[Start of Attachment]

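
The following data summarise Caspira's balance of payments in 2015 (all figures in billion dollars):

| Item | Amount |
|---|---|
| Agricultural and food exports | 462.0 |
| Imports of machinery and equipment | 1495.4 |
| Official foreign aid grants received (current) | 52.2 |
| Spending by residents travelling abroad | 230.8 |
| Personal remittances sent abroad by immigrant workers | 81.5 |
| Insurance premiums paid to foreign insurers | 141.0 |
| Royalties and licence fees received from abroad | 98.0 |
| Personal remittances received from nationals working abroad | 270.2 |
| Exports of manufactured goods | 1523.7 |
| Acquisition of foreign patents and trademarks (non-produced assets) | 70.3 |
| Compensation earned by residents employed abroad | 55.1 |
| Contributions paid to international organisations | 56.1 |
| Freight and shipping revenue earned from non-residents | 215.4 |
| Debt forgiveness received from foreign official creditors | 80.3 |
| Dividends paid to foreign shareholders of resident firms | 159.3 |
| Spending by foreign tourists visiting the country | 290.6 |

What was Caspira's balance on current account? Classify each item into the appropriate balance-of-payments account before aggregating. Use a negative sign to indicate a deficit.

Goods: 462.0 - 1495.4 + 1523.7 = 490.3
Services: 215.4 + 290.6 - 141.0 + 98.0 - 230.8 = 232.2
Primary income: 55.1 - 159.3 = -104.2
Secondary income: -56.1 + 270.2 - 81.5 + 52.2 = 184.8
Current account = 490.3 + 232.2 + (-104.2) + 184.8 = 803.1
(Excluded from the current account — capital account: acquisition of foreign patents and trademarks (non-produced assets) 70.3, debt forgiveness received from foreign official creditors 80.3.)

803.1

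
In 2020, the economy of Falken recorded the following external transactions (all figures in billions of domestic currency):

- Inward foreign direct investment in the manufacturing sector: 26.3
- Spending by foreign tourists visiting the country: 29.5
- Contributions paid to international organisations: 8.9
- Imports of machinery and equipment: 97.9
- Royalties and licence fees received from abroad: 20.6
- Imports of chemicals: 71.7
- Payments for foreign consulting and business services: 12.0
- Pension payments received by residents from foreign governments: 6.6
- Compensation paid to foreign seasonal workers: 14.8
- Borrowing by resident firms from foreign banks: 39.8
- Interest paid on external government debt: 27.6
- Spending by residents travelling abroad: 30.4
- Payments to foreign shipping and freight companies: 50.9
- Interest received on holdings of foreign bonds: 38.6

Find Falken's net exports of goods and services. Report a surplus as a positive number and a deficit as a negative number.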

[End of Attachment]

#### [What is required]
From the data above, copy each line where the string "fees" appears.

#### [Answer section]
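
| Royalties and licence fees received from abroad | 98.0 |
- Royalties and licence fees received from abroad: 20.6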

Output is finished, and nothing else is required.